## Requirement
Write out the stretch of lines below that begins at the line with "A 1-D energy-balance model of Halverin" and ends at the line with "A 1-D energy-balance model of Aurelia: the sunset", including both, exactly as given and nothing more.

## Entries supplied
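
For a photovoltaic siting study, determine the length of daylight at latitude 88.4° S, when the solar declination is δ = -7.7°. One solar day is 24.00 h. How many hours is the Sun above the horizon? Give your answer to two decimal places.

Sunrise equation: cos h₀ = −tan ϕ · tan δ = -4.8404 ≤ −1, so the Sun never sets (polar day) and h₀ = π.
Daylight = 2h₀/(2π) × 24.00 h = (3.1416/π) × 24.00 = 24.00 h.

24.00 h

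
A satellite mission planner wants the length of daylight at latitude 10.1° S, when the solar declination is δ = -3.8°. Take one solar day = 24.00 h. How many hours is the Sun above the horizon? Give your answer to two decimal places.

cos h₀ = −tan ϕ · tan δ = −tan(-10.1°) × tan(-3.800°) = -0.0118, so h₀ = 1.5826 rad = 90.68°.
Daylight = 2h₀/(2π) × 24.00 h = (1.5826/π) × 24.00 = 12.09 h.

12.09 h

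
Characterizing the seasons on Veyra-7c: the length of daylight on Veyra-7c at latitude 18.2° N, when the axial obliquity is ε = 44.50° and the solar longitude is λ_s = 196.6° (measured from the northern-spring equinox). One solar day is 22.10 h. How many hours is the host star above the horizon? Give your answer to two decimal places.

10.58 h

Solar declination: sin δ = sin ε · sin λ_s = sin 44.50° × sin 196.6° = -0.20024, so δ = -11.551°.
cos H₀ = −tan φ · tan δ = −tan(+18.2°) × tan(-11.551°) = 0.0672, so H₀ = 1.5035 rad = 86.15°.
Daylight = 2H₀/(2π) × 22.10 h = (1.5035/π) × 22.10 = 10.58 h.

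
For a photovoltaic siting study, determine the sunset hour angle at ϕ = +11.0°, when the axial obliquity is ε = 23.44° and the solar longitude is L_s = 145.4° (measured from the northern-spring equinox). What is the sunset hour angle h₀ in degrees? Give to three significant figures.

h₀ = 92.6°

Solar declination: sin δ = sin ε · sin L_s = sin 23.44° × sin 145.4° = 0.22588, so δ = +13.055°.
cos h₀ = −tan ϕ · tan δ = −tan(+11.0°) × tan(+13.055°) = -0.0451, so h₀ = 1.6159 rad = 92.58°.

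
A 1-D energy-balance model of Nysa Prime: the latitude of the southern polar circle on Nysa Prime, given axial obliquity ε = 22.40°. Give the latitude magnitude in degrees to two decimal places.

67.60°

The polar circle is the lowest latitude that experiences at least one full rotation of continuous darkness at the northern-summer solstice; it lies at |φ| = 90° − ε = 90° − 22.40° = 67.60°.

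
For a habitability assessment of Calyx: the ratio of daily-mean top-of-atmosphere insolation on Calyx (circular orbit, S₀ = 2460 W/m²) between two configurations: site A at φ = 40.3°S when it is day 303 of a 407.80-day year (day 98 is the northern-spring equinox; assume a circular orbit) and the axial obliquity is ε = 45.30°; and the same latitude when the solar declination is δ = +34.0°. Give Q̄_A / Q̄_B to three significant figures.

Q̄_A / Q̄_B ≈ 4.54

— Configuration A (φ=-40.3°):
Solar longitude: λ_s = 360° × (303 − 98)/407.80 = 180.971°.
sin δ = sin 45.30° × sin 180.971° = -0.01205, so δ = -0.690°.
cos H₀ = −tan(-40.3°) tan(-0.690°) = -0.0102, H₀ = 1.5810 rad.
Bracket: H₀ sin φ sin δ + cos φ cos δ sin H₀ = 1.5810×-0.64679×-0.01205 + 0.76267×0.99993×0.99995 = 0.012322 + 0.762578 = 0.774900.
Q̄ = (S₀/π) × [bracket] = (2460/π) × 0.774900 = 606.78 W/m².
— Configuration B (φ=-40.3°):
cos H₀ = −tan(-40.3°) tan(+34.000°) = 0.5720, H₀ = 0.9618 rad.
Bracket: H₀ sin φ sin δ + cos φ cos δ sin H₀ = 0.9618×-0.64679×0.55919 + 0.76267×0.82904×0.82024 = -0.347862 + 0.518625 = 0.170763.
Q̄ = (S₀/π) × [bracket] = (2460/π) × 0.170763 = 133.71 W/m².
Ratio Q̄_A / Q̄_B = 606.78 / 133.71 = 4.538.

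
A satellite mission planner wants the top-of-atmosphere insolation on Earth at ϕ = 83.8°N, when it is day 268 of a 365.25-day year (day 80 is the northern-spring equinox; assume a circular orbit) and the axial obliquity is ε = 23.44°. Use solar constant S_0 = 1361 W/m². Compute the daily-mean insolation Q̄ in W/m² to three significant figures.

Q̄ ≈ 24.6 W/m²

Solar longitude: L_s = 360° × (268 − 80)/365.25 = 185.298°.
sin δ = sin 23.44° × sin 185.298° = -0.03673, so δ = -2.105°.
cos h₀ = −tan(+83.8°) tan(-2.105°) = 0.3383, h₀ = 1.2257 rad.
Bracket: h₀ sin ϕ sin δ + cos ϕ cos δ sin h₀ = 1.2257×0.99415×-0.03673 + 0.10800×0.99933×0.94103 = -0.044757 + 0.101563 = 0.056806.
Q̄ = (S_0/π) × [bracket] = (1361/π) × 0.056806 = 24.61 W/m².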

==

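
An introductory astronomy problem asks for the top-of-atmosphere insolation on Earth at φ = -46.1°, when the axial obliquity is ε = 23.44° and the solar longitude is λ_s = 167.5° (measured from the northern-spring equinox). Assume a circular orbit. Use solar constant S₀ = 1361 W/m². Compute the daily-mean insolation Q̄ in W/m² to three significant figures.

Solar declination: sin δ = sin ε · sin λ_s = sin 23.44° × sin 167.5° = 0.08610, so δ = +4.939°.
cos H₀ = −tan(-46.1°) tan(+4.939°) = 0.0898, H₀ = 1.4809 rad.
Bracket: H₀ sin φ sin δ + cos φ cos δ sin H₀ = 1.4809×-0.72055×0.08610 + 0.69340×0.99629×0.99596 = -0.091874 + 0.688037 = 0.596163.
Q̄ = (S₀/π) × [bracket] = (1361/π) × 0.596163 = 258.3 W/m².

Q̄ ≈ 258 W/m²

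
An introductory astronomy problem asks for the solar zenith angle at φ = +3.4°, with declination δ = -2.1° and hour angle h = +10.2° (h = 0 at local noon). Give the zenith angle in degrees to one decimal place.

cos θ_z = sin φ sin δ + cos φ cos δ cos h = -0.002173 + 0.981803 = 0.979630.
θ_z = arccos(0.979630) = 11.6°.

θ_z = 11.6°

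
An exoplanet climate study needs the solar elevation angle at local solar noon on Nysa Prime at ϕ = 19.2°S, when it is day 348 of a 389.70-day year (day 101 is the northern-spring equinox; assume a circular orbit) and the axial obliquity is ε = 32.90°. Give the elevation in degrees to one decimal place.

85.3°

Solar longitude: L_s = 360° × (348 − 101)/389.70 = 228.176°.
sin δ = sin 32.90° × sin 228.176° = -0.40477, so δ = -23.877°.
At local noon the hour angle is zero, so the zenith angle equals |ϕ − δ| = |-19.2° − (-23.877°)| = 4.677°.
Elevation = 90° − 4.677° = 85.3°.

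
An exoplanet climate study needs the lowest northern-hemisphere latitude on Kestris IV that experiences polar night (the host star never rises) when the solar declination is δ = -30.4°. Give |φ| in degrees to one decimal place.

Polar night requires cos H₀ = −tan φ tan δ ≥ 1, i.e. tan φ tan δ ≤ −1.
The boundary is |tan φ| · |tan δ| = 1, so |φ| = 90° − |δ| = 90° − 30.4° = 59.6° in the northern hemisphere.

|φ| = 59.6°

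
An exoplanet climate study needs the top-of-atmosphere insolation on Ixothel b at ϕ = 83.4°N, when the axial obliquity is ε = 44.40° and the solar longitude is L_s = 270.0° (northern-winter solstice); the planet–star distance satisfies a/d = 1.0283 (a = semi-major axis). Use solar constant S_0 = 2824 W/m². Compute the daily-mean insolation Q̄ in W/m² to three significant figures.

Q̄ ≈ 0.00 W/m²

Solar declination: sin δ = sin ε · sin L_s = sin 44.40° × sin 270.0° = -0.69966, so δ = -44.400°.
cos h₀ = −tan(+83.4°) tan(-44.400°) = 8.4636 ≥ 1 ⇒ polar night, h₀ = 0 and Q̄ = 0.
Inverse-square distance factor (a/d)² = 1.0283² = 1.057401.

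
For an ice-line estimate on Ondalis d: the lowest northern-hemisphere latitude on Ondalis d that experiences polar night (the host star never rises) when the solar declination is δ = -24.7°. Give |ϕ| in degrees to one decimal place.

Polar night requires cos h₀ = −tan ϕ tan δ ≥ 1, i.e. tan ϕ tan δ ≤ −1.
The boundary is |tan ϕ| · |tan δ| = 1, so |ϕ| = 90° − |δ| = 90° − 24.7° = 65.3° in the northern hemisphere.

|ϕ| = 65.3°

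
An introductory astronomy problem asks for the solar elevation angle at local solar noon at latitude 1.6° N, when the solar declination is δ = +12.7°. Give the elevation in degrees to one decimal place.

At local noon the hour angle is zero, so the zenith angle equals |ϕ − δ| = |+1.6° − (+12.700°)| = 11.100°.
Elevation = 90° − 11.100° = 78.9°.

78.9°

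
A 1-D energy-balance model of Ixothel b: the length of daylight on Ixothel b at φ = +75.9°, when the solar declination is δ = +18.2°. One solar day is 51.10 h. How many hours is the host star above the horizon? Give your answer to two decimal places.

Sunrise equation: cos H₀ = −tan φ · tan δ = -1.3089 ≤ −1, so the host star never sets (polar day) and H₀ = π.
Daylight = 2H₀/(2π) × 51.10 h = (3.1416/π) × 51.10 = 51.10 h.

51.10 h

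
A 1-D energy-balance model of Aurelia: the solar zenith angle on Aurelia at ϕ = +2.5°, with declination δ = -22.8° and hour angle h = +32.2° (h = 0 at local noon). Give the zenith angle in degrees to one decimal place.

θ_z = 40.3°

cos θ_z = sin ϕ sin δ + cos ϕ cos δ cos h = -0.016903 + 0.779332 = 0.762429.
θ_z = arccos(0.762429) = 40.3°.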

...

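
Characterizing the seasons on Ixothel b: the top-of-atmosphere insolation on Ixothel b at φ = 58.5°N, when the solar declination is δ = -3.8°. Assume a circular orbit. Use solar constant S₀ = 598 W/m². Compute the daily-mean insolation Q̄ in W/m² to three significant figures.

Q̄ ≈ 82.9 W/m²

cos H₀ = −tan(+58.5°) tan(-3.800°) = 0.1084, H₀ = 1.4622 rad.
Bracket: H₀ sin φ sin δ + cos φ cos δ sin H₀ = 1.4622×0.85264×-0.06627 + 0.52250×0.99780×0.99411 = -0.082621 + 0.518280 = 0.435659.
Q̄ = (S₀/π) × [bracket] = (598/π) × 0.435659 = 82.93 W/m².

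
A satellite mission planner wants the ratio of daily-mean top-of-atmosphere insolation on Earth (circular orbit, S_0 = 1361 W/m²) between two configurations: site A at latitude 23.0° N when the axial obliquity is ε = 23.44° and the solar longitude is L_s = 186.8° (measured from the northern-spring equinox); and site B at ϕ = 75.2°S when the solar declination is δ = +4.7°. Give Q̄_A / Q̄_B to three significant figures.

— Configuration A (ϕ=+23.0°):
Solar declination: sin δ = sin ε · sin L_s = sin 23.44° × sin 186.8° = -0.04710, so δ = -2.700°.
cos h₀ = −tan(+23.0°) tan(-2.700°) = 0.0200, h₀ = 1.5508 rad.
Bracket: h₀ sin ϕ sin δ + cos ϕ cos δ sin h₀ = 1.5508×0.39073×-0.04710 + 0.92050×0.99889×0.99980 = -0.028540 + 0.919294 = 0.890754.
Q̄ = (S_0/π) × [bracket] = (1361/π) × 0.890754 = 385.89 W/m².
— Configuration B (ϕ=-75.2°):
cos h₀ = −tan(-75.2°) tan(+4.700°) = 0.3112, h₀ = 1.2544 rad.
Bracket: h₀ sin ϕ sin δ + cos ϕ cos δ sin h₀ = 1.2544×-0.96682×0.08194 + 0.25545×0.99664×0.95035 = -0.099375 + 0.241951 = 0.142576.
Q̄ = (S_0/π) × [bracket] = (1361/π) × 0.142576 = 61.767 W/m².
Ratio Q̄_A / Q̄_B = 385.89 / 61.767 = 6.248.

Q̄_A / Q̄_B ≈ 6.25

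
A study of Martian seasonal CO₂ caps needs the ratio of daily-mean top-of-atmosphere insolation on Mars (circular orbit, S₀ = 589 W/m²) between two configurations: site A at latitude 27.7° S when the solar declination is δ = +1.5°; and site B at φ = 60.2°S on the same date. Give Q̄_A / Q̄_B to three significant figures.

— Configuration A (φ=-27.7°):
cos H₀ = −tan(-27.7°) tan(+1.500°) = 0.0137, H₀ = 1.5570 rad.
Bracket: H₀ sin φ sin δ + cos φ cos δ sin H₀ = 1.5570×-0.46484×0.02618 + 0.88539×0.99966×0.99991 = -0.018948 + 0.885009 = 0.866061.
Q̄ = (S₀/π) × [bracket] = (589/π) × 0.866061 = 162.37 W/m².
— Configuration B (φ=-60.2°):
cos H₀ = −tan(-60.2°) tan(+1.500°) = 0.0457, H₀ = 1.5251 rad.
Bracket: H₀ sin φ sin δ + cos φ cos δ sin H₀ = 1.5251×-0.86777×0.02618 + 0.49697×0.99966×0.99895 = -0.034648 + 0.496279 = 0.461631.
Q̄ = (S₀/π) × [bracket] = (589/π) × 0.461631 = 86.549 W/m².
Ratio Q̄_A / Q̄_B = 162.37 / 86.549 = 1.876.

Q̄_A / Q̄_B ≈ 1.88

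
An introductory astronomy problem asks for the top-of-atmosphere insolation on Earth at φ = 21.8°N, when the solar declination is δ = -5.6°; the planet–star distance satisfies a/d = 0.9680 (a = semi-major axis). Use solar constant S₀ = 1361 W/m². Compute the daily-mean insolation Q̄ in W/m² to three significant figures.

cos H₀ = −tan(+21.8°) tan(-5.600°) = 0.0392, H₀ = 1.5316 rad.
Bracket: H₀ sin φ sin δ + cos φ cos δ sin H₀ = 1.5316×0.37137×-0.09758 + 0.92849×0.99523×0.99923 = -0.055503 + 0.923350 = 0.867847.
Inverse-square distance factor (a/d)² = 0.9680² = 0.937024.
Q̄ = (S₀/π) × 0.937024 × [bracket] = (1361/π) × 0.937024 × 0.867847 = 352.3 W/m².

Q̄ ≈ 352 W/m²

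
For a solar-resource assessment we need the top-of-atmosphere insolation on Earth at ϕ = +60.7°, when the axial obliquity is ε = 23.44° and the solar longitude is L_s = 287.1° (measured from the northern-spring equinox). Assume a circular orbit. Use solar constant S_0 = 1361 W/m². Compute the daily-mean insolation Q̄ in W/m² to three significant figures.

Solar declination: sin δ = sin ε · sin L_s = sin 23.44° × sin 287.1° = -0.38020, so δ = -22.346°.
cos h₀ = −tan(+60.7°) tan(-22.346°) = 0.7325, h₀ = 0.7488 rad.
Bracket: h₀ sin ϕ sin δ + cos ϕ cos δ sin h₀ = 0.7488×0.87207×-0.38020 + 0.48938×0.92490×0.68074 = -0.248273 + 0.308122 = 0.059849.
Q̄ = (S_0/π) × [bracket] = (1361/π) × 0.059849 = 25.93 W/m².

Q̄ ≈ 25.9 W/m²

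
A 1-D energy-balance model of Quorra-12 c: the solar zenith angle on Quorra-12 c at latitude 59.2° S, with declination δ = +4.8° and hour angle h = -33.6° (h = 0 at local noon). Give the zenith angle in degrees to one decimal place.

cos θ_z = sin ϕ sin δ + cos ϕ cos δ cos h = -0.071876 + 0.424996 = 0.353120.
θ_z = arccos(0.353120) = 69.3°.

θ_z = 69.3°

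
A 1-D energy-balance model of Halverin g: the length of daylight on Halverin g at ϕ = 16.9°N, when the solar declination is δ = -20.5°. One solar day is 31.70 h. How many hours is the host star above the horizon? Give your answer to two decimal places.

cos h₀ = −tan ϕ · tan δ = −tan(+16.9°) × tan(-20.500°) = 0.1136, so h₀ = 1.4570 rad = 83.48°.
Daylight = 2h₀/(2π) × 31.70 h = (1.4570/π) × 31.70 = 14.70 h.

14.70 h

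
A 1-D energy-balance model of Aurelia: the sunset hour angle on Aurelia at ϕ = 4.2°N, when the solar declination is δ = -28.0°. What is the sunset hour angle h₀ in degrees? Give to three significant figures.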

## Response
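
A 1-D energy-balance model of Halverin g: the length of daylight on Halverin g at ϕ = 16.9°N, when the solar declination is δ = -20.5°. One solar day is 31.70 h. How many hours is the host star above the horizon? Give your answer to two decimal places.

cos h₀ = −tan ϕ · tan δ = −tan(+16.9°) × tan(-20.500°) = 0.1136, so h₀ = 1.4570 rad = 83.48°.
Daylight = 2h₀/(2π) × 31.70 h = (1.4570/π) × 31.70 = 14.70 h.

14.70 h

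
A 1-D energy-balance model of Aurelia: the sunset hour angle on Aurelia at ϕ = 4.2°N, when the solar declination is δ = -28.0°. What is the sunset hour angle h₀ in degrees? Give to three significant figures.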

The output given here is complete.